**Data section**.
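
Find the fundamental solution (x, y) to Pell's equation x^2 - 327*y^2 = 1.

First expand sqrt(327) as a continued fraction. With x_i = (sqrt(327) + m_i)/d_i and (m_0, d_0) = (0, 1): a_0 = floor(sqrt(327)) = 18, since 18^2 = 324 <= 327 < 361 = 19^2.
Iterate m_{i+1} = d_i*a_i - m_i, d_{i+1} = (327 - m_{i+1}^2)/d_i, a_{i+1} = floor((a_0 + m_{i+1})/d_{i+1}):
  m_1 = 1*18 - 0 = 18, d_1 = (327 - 18^2)/1 = 3/1 = 3, a_1 = floor((18 + 18)/3) = 12.
  m_2 = 3*12 - 18 = 18, d_2 = (327 - 18^2)/3 = 3/3 = 1, a_2 = floor((18 + 18)/1) = 36.
  m_3 = 1*36 - 18 = 18, d_3 = (327 - 18^2)/1 = 3/1 = 3: (m_3, d_3) = (m_1, d_1) = (18, 3), so from here the quotients repeat a_1, a_2; the period length is 2.
So sqrt(327) = [18; (12, 36)] with period length k = 2.
k is even, so the fundamental solution of x^2 - 327y^2 = 1 is (p_{k-1}, q_{k-1}) = (p_1, q_1); compute convergents through index 1.
Convergents (p_i = a_i*p_{i-1} + p_{i-2}, q_i = a_i*q_{i-1} + q_{i-2} with p_{-2}=0, p_{-1}=1, q_{-2}=1, q_{-1}=0):
  i=0: a_0=18, p_0 = 18*1 + 0 = 18, q_0 = 18*0 + 1 = 1.
  i=1: a_1=12, p_1 = 12*18 + 1 = 217, q_1 = 12*1 + 0 = 12.
Check: 217^2 - 327*12^2 = 47089 - 47088 = 1, so (x, y) = (217, 12) solves the equation, and by the theorem it is the least positive solution.

(x, y) = (217, 12)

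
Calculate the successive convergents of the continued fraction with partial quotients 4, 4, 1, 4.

4/1, 17/4, 21/5, 101/24

Using the convergent recurrence p_i = a_i*p_{i-1} + p_{i-2}, q_i = a_i*q_{i-1} + q_{i-2} with p_{-2}=0, p_{-1}=1, q_{-2}=1, q_{-1}=0:
  i=0: a_0=4, p_0 = 4*1 + 0 = 4, q_0 = 4*0 + 1 = 1.
  i=1: a_1=4, p_1 = 4*4 + 1 = 17, q_1 = 4*1 + 0 = 4.
  i=2: a_2=1, p_2 = 1*17 + 4 = 21, q_2 = 1*4 + 1 = 5.
  i=3: a_3=4, p_3 = 4*21 + 17 = 101, q_3 = 4*5 + 4 = 24.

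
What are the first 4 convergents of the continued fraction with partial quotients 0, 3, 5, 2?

Using the convergent recurrence p_i = a_i*p_{i-1} + p_{i-2}, q_i = a_i*q_{i-1} + q_{i-2} with p_{-2}=0, p_{-1}=1, q_{-2}=1, q_{-1}=0:
  i=0: a_0=0, p_0 = 0*1 + 0 = 0, q_0 = 0*0 + 1 = 1.
  i=1: a_1=3, p_1 = 3*0 + 1 = 1, q_1 = 3*1 + 0 = 3.
  i=2: a_2=5, p_2 = 5*1 + 0 = 5, q_2 = 5*3 + 1 = 16.
  i=3: a_3=2, p_3 = 2*5 + 1 = 11, q_3 = 2*16 + 3 = 35.

0/1, 1/3, 5/16, 11/35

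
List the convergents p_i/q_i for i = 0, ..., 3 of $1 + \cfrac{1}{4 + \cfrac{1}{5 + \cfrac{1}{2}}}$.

Using the convergent recurrence p_i = a_i*p_{i-1} + p_{i-2}, q_i = a_i*q_{i-1} + q_{i-2} with p_{-2}=0, p_{-1}=1, q_{-2}=1, q_{-1}=0:
  i=0: a_0=1, p_0 = 1*1 + 0 = 1, q_0 = 1*0 + 1 = 1.
  i=1: a_1=4, p_1 = 4*1 + 1 = 5, q_1 = 4*1 + 0 = 4.
  i=2: a_2=5, p_2 = 5*5 + 1 = 26, q_2 = 5*4 + 1 = 21.
  i=3: a_3=2, p_3 = 2*26 + 5 = 57, q_3 = 2*21 + 4 = 46.

1/1, 5/4, 26/21, 57/46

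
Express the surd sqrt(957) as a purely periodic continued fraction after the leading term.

[30; (1, 14, 2, 14, 1, 60)]

Write x_i = (sqrt(957) + m_i)/d_i with (m_0, d_0) = (0, 1). a_0 = floor(sqrt(957)) = 30, since 30^2 = 900 <= 957 < 961 = 31^2.
Iterate m_{i+1} = d_i*a_i - m_i, d_{i+1} = (957 - m_{i+1}^2)/d_i, a_{i+1} = floor((a_0 + m_{i+1})/d_{i+1}):
  m_1 = 1*30 - 0 = 30, d_1 = (957 - 30^2)/1 = 57/1 = 57, a_1 = floor((30 + 30)/57) = 1.
  m_2 = 57*1 - 30 = 27, d_2 = (957 - 27^2)/57 = 228/57 = 4, a_2 = floor((30 + 27)/4) = 14.
  m_3 = 4*14 - 27 = 29, d_3 = (957 - 29^2)/4 = 116/4 = 29, a_3 = floor((30 + 29)/29) = 2.
  m_4 = 29*2 - 29 = 29, d_4 = (957 - 29^2)/29 = 116/29 = 4, a_4 = floor((30 + 29)/4) = 14.
  m_5 = 4*14 - 29 = 27, d_5 = (957 - 27^2)/4 = 228/4 = 57, a_5 = floor((30 + 27)/57) = 1.
  m_6 = 57*1 - 27 = 30, d_6 = (957 - 30^2)/57 = 57/57 = 1, a_6 = floor((30 + 30)/1) = 60.
  m_7 = 1*60 - 30 = 30, d_7 = (957 - 30^2)/1 = 57/1 = 57: (m_7, d_7) = (m_1, d_1) = (30, 57), so from here the quotients repeat a_1, ..., a_6; the period length is 6.
Hence the expansion of sqrt(957) is a_0 = 30 followed by the repeating block 1, 14, 2, 14, 1, 60 (period 6).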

**Aim of the task**. In the lines above, find the word "quotients" and copy every line it occurs in.

**Response below**.
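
  m_3 = 1*36 - 18 = 18, d_3 = (327 - 18^2)/1 = 3/1 = 3: (m_3, d_3) = (m_1, d_1) = (18, 3), so from here the quotients repeat a_1, a_2; the period length is 2.
Calculate the successive convergents of the continued fraction with partial quotients 4, 4, 1, 4.
What are the first 4 convergents of the continued fraction with partial quotients 0, 3, 5, 2?
  m_7 = 1*60 - 30 = 30, d_7 = (957 - 30^2)/1 = 57/1 = 57: (m_7, d_7) = (m_1, d_1) = (30, 57), so from here the quotients repeat a_1, ..., a_6; the period length is 6.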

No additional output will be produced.